What you give back should be exactly the opening lines of the data, ending with the line that contains "Let a = -1401757775/24615864" and including it.

***** Source material *****

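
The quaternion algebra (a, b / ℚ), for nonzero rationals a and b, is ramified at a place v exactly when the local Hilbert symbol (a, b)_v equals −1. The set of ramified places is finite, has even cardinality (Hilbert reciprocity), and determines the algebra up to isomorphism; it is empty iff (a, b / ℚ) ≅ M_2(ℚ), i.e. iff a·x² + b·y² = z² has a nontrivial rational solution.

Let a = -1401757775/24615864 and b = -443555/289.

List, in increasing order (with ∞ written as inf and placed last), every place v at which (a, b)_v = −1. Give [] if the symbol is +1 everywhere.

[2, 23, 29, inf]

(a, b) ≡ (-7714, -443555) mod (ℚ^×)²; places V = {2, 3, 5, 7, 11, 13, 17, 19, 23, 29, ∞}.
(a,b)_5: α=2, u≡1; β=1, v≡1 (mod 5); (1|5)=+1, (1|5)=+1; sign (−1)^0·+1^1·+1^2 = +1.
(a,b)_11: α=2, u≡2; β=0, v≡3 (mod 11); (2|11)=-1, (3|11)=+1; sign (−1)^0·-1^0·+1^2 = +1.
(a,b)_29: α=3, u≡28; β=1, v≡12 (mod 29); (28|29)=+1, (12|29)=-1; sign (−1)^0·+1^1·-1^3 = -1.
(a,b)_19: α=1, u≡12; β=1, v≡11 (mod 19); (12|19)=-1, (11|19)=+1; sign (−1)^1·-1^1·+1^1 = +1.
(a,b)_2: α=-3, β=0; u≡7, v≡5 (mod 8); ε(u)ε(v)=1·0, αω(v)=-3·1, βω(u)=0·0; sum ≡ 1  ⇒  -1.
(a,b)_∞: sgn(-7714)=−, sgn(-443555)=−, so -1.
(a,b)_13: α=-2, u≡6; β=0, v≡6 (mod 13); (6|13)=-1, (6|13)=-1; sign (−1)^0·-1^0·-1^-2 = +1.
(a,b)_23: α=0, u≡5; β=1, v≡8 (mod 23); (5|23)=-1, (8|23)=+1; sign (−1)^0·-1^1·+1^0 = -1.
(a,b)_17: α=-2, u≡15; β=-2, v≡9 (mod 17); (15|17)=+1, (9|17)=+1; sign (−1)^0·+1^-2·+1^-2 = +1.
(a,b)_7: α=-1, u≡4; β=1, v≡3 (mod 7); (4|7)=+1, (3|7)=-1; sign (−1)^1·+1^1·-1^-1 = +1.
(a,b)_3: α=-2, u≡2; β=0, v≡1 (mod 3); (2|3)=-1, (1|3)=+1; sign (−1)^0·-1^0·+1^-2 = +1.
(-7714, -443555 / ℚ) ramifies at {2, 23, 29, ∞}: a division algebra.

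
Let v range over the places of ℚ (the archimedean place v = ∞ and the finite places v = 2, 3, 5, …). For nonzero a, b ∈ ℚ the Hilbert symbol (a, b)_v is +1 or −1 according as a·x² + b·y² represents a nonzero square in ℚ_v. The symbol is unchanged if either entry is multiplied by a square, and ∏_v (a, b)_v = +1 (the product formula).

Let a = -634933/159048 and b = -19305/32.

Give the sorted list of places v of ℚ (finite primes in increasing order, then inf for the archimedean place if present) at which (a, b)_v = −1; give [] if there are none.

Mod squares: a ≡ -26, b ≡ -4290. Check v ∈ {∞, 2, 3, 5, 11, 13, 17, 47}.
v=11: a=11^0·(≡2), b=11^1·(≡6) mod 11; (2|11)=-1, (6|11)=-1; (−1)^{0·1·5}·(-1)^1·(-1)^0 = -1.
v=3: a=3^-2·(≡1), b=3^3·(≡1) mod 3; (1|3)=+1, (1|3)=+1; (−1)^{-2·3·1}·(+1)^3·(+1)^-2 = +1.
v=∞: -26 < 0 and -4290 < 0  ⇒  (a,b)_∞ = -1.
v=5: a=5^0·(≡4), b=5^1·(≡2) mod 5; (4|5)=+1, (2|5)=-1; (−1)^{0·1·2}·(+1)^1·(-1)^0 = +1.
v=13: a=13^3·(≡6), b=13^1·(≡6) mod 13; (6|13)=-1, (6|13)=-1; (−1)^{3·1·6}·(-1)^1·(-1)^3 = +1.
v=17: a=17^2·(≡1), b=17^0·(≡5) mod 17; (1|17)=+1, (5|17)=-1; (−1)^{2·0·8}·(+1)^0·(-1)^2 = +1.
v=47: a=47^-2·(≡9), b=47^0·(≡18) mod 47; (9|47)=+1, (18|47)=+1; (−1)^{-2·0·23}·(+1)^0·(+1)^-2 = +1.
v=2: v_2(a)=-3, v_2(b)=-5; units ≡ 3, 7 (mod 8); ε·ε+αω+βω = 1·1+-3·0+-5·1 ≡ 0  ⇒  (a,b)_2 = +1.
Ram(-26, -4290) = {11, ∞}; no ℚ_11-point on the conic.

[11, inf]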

*****

## Written reply:
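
The quaternion algebra (a, b / ℚ), for nonzero rationals a and b, is ramified at a place v exactly when the local Hilbert symbol (a, b)_v equals −1. The set of ramified places is finite, has even cardinality (Hilbert reciprocity), and determines the algebra up to isomorphism; it is empty iff (a, b / ℚ) ≅ M_2(ℚ), i.e. iff a·x² + b·y² = z² has a nontrivial rational solution.

Let a = -1401757775/24615864 and b = -443555/289.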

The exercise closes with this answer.